HOW TO COMPLETE THIS TASK:
The records follow. Retype them without a single change.

· · · · ·

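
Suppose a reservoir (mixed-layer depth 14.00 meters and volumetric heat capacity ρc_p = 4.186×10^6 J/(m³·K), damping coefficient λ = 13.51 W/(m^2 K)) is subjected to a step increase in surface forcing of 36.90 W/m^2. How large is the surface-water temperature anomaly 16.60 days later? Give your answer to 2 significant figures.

0.77 K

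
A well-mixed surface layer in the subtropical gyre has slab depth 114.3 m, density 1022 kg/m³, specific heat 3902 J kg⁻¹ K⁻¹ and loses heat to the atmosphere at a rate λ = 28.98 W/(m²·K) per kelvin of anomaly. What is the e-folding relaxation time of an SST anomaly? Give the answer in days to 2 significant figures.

Areal heat capacity C = ρ c_p D = 1022 × 3902 × 114.3 = 4.56×10^8 J/(m^2 K).
Relaxation time τ = C / λ = 4.56×10^8 / 28.98 = 1.57×10^7 s.
In days: 1.57×10^7 s / (86400 s/day) = 182 days.

180 days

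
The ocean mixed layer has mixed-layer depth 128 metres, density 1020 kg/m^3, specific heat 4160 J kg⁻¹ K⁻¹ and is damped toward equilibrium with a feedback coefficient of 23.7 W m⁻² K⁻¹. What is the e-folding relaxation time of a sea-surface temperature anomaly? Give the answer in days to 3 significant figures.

Areal heat capacity C = ρ c_p D = 1020 × 4160 × 128 = 5.43×10^8 J m⁻² K⁻¹.
Relaxation time τ = C / λ = 5.43×10^8 / 23.7 = 2.29×10^7 s.
In days: 2.29×10^7 s / (86400 s/day) = 265 days.

265 days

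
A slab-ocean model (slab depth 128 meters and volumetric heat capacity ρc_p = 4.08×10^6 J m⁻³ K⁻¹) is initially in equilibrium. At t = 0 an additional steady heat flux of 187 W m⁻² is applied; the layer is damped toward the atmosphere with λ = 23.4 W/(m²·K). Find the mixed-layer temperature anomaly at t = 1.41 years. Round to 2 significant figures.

Areal heat capacity C = ρc_p × D = 4.08×10^6 × 128 = 5.22×10^8 J m⁻² K⁻¹.
τ = C / λ = 5.22×10^8 / 23.4 = 2.23×10^7 s.
Equilibrium anomaly ΔT_eq = F / λ = 187 / 23.4 = 7.99 K.
t = 1.41 years = 4.45×10^7 s, so t/τ = 1.99.
ΔT(t) = ΔT_eq (1 − e^(−t/τ)) = 7.99 × (1 − e^−1.99) = 6.90 K.

6.9 K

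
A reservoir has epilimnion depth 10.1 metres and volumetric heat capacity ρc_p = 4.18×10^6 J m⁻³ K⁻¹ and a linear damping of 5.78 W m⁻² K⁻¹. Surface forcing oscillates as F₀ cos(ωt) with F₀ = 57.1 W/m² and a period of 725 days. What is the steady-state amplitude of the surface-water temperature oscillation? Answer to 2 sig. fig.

8.0 K

Areal heat capacity C = ρc_p × D = 4.18×10^6 × 10.1 = 4.22×10^7 J m⁻² K⁻¹.
Angular frequency ω = 2π / T = 2π / 6.26×10^7 s = 1.00×10^-7 s⁻¹.
√((Cω)² + λ²) = √((4.23)² + 5.78²) = 7.17 W/(m²·K).
Amplitude A = F₀ / √((Cω)²+λ²) = 57.1 / 7.17 = 7.97 K.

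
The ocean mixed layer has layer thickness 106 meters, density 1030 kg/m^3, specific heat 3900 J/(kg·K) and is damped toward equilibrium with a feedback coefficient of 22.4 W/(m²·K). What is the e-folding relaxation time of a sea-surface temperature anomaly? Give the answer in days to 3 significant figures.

220 days

Areal heat capacity C = ρ c_p D = 1030 × 3900 × 106 = 4.26×10^8 J/(m^2 K).
Relaxation time τ = C / λ = 4.26×10^8 / 22.4 = 1.90×10^7 s.
In days: 1.90×10^7 s / (86400 s/day) = 220 days.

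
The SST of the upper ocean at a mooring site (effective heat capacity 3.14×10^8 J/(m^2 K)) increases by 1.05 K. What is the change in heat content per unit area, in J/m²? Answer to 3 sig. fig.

3.30×10^8

Areal heat capacity C = 3.14×10^8 J/(m^2 K) (given).
ΔQ = C ΔT = 3.14×10^8 × 1.05 = 3.30×10^8 J/m².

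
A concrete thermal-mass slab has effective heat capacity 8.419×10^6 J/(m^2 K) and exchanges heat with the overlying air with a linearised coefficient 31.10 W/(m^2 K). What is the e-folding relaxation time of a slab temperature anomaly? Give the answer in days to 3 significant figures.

3.13 days

Areal heat capacity C = 8.419×10^6 J/(m^2 K) (given).
Relaxation time τ = C / λ = 8.42×10^6 / 31.10 = 2.71×10^5 s.
In days: 2.71×10^5 s / (86400 s/day) = 3.13 days.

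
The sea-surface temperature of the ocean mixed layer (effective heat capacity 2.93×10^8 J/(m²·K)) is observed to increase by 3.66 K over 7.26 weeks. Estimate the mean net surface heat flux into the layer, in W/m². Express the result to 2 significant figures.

240

Areal heat capacity C = 2.93×10^8 J/(m²·K) (given).
Required heat per unit area: Q = C ΔT = 2.93×10^8 × 3.66 = 1.07×10^9 J/m².
Flux F = Q / Δt = 1.07×10^9 / 4.39×10^6 s = 244 W/m².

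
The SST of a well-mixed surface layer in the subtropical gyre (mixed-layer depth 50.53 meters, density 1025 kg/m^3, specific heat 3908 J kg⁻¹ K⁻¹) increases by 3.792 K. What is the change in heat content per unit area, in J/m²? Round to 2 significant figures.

7.7×10^8

Areal heat capacity C = ρ c_p D = 1025 × 3908 × 50.53 = 2.02×10^8 J/(m²·K).
ΔQ = C ΔT = 2.02×10^8 × 3.792 = 7.68×10^8 J/m².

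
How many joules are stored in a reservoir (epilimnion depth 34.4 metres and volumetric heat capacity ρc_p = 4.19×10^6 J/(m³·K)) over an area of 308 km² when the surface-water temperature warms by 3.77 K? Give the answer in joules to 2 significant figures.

Areal heat capacity C = ρc_p × D = 4.19×10^6 × 34.4 = 1.44×10^8 J m⁻² K⁻¹.
Heat per unit area: q = C ΔT = 1.44×10^8 × 3.77 = 5.43×10^8 J/m².
Total heat: Q = q × A = 5.43×10^8 × (308 × 10⁶ m²) = 1.67×10^17 J.

1.7×10^17 J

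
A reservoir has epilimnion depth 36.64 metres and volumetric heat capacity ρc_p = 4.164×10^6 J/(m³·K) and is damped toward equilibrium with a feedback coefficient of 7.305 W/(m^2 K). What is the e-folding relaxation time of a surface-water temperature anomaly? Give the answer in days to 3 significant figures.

242 days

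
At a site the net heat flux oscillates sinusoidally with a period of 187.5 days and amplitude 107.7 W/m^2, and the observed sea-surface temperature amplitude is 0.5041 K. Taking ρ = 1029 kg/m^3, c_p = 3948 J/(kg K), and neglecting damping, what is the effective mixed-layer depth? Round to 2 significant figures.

ω = 2π / 1.62×10^7 s = 3.88×10^-7 s⁻¹.
Required C = F₀ / (A ω) = 107.7 / (0.5041 × 3.88×10^-7) = 5.51×10^8 J/(m²·K).
D = C / (ρ c_p) = 5.51×10^8 / (1029 × 3948) = 136 m.

140 m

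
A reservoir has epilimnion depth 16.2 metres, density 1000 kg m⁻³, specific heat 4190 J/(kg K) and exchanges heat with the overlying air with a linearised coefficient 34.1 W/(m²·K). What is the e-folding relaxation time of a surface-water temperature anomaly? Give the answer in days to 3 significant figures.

23.0 days

Areal heat capacity C = ρ c_p D = 1000 × 4190 × 16.2 = 6.79×10^7 J/(m^2 K).
Relaxation time τ = C / λ = 6.79×10^7 / 34.1 = 1.99×10^6 s.
In days: 1.99×10^6 s / (86400 s/day) = 23.0 days.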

· · · · ·

RESULT OF THIS EXERCISE:
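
Suppose a reservoir (mixed-layer depth 14.00 meters and volumetric heat capacity ρc_p = 4.186×10^6 J/(m³·K), damping coefficient λ = 13.51 W/(m^2 K)) is subjected to a step increase in surface forcing of 36.90 W/m^2. How large is the surface-water temperature anomaly 16.60 days later? Give your answer to 2 significant figures.

0.77 K

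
A well-mixed surface layer in the subtropical gyre has slab depth 114.3 m, density 1022 kg/m³, specific heat 3902 J kg⁻¹ K⁻¹ and loses heat to the atmosphere at a rate λ = 28.98 W/(m²·K) per kelvin of anomaly. What is the e-folding relaxation time of an SST anomaly? Give the answer in days to 2 significant figures.

Areal heat capacity C = ρ c_p D = 1022 × 3902 × 114.3 = 4.56×10^8 J/(m^2 K).
Relaxation time τ = C / λ = 4.56×10^8 / 28.98 = 1.57×10^7 s.
In days: 1.57×10^7 s / (86400 s/day) = 182 days.

180 days

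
The ocean mixed layer has mixed-layer depth 128 metres, density 1020 kg/m^3, specific heat 4160 J kg⁻¹ K⁻¹ and is damped toward equilibrium with a feedback coefficient of 23.7 W m⁻² K⁻¹. What is the e-folding relaxation time of a sea-surface temperature anomaly? Give the answer in days to 3 significant figures.

Areal heat capacity C = ρ c_p D = 1020 × 4160 × 128 = 5.43×10^8 J m⁻² K⁻¹.
Relaxation time τ = C / λ = 5.43×10^8 / 23.7 = 2.29×10^7 s.
In days: 2.29×10^7 s / (86400 s/day) = 265 days.

265 days

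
A slab-ocean model (slab depth 128 meters and volumetric heat capacity ρc_p = 4.08×10^6 J m⁻³ K⁻¹) is initially in equilibrium. At t = 0 an additional steady heat flux of 187 W m⁻² is applied; the layer is damped toward the atmosphere with λ = 23.4 W/(m²·K). Find the mixed-layer temperature anomaly at t = 1.41 years. Round to 2 significant figures.

Areal heat capacity C = ρc_p × D = 4.08×10^6 × 128 = 5.22×10^8 J m⁻² K⁻¹.
τ = C / λ = 5.22×10^8 / 23.4 = 2.23×10^7 s.
Equilibrium anomaly ΔT_eq = F / λ = 187 / 23.4 = 7.99 K.
t = 1.41 years = 4.45×10^7 s, so t/τ = 1.99.
ΔT(t) = ΔT_eq (1 − e^(−t/τ)) = 7.99 × (1 − e^−1.99) = 6.90 K.

6.9 K

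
A reservoir has epilimnion depth 10.1 metres and volumetric heat capacity ρc_p = 4.18×10^6 J m⁻³ K⁻¹ and a linear damping of 5.78 W m⁻² K⁻¹. Surface forcing oscillates as F₀ cos(ωt) with F₀ = 57.1 W/m² and a period of 725 days. What is the steady-state amplitude of the surface-water temperature oscillation? Answer to 2 sig. fig.

8.0 K

Areal heat capacity C = ρc_p × D = 4.18×10^6 × 10.1 = 4.22×10^7 J m⁻² K⁻¹.
Angular frequency ω = 2π / T = 2π / 6.26×10^7 s = 1.00×10^-7 s⁻¹.
√((Cω)² + λ²) = √((4.23)² + 5.78²) = 7.17 W/(m²·K).
Amplitude A = F₀ / √((Cω)²+λ²) = 57.1 / 7.17 = 7.97 K.

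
The ocean mixed layer has layer thickness 106 meters, density 1030 kg/m^3, specific heat 3900 J/(kg·K) and is damped toward equilibrium with a feedback coefficient of 22.4 W/(m²·K). What is the e-folding relaxation time of a sea-surface temperature anomaly? Give the answer in days to 3 significant figures.

220 days

Areal heat capacity C = ρ c_p D = 1030 × 3900 × 106 = 4.26×10^8 J/(m^2 K).
Relaxation time τ = C / λ = 4.26×10^8 / 22.4 = 1.90×10^7 s.
In days: 1.90×10^7 s / (86400 s/day) = 220 days.

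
The SST of the upper ocean at a mooring site (effective heat capacity 3.14×10^8 J/(m^2 K)) increases by 1.05 K. What is the change in heat content per unit area, in J/m²? Answer to 3 sig. fig.

3.30×10^8

Areal heat capacity C = 3.14×10^8 J/(m^2 K) (given).
ΔQ = C ΔT = 3.14×10^8 × 1.05 = 3.30×10^8 J/m².

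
A concrete thermal-mass slab has effective heat capacity 8.419×10^6 J/(m^2 K) and exchanges heat with the overlying air with a linearised coefficient 31.10 W/(m^2 K). What is the e-folding relaxation time of a slab temperature anomaly? Give the answer in days to 3 significant figures.

3.13 days

Areal heat capacity C = 8.419×10^6 J/(m^2 K) (given).
Relaxation time τ = C / λ = 8.42×10^6 / 31.10 = 2.71×10^5 s.
In days: 2.71×10^5 s / (86400 s/day) = 3.13 days.

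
The sea-surface temperature of the ocean mixed layer (effective heat capacity 2.93×10^8 J/(m²·K)) is observed to increase by 3.66 K over 7.26 weeks. Estimate the mean net surface heat flux into the layer, in W/m². Express the result to 2 significant figures.

240

Areal heat capacity C = 2.93×10^8 J/(m²·K) (given).
Required heat per unit area: Q = C ΔT = 2.93×10^8 × 3.66 = 1.07×10^9 J/m².
Flux F = Q / Δt = 1.07×10^9 / 4.39×10^6 s = 244 W/m².

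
The SST of a well-mixed surface layer in the subtropical gyre (mixed-layer depth 50.53 meters, density 1025 kg/m^3, specific heat 3908 J kg⁻¹ K⁻¹) increases by 3.792 K. What is the change in heat content per unit area, in J/m²? Round to 2 significant figures.

7.7×10^8

Areal heat capacity C = ρ c_p D = 1025 × 3908 × 50.53 = 2.02×10^8 J/(m²·K).
ΔQ = C ΔT = 2.02×10^8 × 3.792 = 7.68×10^8 J/m².

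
How many joules are stored in a reservoir (epilimnion depth 34.4 metres and volumetric heat capacity ρc_p = 4.19×10^6 J/(m³·K)) over an area of 308 km² when the surface-water temperature warms by 3.77 K? Give the answer in joules to 2 significant figures.

Areal heat capacity C = ρc_p × D = 4.19×10^6 × 34.4 = 1.44×10^8 J m⁻² K⁻¹.
Heat per unit area: q = C ΔT = 1.44×10^8 × 3.77 = 5.43×10^8 J/m².
Total heat: Q = q × A = 5.43×10^8 × (308 × 10⁶ m²) = 1.67×10^17 J.

1.7×10^17 J

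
A reservoir has epilimnion depth 36.64 metres and volumetric heat capacity ρc_p = 4.164×10^6 J/(m³·K) and is damped toward equilibrium with a feedback coefficient of 7.305 W/(m^2 K). What is the e-folding relaxation time of a surface-water temperature anomaly? Give the answer in days to 3 significant figures.

242 days

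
At a site the net heat flux oscillates sinusoidally with a period of 187.5 days and amplitude 107.7 W/m^2, and the observed sea-surface temperature amplitude is 0.5041 K. Taking ρ = 1029 kg/m^3, c_p = 3948 J/(kg K), and neglecting damping, what is the effective mixed-layer depth? Round to 2 significant figures.

ω = 2π / 1.62×10^7 s = 3.88×10^-7 s⁻¹.
Required C = F₀ / (A ω) = 107.7 / (0.5041 × 3.88×10^-7) = 5.51×10^8 J/(m²·K).
D = C / (ρ c_p) = 5.51×10^8 / (1029 × 3948) = 136 m.

140 m

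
A reservoir has epilimnion depth 16.2 metres, density 1000 kg m⁻³, specific heat 4190 J/(kg K) and exchanges heat with the overlying air with a linearised coefficient 34.1 W/(m²·K). What is the e-folding relaxation time of a surface-water temperature anomaly? Give the answer in days to 3 significant figures.

23.0 days

Areal heat capacity C = ρ c_p D = 1000 × 4190 × 16.2 = 6.79×10^7 J/(m^2 K).
Relaxation time τ = C / λ = 6.79×10^7 / 34.1 = 1.99×10^6 s.
In days: 1.99×10^6 s / (86400 s/day) = 23.0 days.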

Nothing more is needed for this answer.